### Task objective
Begin at the first line of the records below and, please, give each line again exactly until the line with "Let a = -71426168512335/495616" is included.

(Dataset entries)
*** Block opens ***

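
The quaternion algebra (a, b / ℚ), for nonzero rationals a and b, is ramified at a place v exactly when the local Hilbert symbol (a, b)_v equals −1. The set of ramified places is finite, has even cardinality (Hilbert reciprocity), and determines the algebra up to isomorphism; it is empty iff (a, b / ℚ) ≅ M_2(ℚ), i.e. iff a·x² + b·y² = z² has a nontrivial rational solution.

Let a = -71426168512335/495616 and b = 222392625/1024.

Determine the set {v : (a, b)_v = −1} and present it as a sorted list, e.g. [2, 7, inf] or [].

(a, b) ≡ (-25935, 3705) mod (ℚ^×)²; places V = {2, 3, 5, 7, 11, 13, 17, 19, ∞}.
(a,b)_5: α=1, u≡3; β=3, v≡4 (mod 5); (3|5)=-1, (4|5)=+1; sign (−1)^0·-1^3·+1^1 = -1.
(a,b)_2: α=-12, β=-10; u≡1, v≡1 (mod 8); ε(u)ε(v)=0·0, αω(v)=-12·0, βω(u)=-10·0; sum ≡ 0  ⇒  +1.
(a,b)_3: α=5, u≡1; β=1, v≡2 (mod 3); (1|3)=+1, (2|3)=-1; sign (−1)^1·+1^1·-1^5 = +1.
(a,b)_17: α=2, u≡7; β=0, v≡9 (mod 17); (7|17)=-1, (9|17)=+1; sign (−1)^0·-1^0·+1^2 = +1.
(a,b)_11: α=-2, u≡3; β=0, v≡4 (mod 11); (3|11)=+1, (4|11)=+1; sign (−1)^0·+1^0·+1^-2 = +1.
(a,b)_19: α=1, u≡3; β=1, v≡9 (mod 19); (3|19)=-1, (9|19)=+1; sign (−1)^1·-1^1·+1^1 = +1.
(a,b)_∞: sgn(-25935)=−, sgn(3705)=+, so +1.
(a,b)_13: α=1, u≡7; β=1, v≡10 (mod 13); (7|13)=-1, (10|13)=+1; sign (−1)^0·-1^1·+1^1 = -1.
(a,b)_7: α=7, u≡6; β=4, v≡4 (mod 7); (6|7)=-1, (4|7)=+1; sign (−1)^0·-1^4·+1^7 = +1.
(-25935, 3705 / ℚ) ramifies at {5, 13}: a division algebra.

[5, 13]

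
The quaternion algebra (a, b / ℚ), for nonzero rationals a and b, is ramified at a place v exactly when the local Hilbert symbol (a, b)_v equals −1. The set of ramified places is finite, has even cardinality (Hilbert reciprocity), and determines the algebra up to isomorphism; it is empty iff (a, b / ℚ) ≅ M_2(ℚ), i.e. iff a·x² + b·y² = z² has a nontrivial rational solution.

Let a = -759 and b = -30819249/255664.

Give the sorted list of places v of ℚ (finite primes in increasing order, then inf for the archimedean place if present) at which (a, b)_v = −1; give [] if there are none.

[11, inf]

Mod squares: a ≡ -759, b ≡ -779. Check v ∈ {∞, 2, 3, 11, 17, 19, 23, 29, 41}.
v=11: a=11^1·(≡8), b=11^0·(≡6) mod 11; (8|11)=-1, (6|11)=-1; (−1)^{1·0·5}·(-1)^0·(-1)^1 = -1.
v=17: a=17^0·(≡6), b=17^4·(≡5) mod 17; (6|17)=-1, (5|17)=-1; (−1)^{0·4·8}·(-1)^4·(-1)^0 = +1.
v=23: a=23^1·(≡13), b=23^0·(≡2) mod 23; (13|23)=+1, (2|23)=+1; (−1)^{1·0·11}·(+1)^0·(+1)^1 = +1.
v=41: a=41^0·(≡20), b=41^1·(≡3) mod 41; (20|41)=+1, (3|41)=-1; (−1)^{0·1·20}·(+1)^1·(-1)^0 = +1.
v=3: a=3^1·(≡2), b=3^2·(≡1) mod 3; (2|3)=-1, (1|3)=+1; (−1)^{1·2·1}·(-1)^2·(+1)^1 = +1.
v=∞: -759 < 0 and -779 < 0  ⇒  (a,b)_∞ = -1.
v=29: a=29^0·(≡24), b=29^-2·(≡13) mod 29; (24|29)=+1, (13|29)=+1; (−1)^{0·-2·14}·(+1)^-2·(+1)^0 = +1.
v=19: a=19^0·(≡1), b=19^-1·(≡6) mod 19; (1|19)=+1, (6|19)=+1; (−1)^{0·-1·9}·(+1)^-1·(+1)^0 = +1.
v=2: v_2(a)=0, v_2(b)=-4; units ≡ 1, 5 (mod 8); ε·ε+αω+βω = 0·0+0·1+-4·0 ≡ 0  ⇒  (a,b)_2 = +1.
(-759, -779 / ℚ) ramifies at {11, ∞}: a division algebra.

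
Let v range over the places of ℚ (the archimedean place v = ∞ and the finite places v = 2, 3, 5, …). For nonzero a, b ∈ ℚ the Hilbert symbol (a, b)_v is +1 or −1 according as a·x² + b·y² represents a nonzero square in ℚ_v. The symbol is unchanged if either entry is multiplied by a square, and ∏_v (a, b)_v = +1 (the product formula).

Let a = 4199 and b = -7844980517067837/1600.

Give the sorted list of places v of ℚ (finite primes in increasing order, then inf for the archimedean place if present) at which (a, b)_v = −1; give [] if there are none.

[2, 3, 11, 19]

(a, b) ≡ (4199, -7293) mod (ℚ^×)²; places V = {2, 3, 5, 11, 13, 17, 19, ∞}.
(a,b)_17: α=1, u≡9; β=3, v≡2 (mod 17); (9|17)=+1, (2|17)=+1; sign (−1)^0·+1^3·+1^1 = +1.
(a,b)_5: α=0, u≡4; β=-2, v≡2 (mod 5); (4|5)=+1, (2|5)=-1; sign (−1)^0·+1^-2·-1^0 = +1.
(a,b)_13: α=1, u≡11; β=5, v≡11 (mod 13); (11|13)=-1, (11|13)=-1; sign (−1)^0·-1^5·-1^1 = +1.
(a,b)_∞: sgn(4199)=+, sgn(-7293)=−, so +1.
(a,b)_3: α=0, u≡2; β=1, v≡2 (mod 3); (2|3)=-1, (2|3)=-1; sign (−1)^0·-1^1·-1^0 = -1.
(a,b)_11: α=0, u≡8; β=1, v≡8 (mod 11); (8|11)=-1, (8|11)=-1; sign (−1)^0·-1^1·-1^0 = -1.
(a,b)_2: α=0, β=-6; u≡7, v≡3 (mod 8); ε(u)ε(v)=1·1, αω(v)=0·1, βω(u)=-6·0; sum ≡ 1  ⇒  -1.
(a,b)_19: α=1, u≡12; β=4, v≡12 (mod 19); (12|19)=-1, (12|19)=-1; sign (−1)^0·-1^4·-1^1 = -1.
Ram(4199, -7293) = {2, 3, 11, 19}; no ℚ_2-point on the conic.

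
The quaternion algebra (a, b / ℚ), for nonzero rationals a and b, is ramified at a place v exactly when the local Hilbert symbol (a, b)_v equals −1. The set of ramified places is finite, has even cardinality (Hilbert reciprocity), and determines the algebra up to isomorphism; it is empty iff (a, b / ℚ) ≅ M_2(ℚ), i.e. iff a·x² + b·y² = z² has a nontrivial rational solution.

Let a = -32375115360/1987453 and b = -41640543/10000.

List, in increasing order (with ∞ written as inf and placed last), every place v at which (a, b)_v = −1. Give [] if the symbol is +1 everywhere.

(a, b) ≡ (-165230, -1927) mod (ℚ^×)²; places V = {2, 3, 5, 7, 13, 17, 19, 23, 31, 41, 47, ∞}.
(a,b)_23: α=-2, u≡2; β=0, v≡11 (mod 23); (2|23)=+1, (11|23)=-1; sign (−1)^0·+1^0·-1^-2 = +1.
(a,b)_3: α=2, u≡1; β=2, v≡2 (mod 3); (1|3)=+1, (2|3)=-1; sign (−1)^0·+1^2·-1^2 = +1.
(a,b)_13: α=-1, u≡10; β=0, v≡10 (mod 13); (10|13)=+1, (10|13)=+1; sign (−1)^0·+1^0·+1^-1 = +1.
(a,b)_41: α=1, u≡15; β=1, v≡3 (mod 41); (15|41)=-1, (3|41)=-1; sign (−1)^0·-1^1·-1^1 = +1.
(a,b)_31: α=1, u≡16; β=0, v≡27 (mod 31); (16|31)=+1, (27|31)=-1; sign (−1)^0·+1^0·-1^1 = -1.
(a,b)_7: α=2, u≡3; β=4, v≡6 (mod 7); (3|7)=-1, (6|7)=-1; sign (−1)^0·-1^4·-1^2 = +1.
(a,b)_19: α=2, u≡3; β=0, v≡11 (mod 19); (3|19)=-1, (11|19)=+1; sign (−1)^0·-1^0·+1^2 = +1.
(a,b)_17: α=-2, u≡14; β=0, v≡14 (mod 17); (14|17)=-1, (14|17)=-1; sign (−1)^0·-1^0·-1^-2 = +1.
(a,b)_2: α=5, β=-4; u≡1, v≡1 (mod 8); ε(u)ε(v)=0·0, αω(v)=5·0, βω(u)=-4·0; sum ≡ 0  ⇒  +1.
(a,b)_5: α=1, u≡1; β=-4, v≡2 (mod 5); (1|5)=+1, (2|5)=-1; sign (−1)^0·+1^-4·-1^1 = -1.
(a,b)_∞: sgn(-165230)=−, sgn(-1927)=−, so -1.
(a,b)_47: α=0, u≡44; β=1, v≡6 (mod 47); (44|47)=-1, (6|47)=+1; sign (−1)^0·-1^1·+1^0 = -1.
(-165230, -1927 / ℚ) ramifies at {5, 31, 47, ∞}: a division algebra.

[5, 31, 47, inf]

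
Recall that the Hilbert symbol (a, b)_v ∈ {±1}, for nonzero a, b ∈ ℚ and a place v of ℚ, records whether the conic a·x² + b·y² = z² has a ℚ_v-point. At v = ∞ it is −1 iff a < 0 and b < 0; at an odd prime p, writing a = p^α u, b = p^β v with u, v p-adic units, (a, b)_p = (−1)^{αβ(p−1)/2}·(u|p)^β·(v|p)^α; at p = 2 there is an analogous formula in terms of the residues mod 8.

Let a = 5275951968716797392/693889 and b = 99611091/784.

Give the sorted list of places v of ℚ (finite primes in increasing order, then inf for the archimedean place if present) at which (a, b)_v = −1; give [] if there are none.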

*** Block closes ***

### Output of the task
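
The quaternion algebra (a, b / ℚ), for nonzero rationals a and b, is ramified at a place v exactly when the local Hilbert symbol (a, b)_v equals −1. The set of ramified places is finite, has even cardinality (Hilbert reciprocity), and determines the algebra up to isomorphism; it is empty iff (a, b / ℚ) ≅ M_2(ℚ), i.e. iff a·x² + b·y² = z² has a nontrivial rational solution.

Let a = -71426168512335/495616 and b = 222392625/1024.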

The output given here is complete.